* Problem description *
Type the records out again in full, exactly.

** Opening Provided data block **

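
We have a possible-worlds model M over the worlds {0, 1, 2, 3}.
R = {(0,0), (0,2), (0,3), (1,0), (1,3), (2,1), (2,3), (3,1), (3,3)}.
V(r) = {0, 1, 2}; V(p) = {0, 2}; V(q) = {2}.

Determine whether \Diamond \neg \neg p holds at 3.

Recall that \Diamond ψ holds at a world iff ψ holds at some accessible world.
At 3: \Diamond \neg \neg p requires \neg \neg p at some successor in {1, 3}.
  At 1: \neg \neg p is false.
  At 3: \neg \neg p is false.
So \Diamond \neg \neg p is false at 3.

No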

** Closing Provided data block **

* Final answer *
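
We have a possible-worlds model M over the worlds {0, 1, 2, 3}.
R = {(0,0), (0,2), (0,3), (1,0), (1,3), (2,1), (2,3), (3,1), (3,3)}.
V(r) = {0, 1, 2}; V(p) = {0, 2}; V(q) = {2}.

Determine whether \Diamond \neg \neg p holds at 3.

Recall that \Diamond ψ holds at a world iff ψ holds at some accessible world.
At 3: \Diamond \neg \neg p requires \neg \neg p at some successor in {1, 3}.
  At 1: \neg \neg p is false.
  At 3: \neg \neg p is false.
So \Diamond \neg \neg p is false at 3.

No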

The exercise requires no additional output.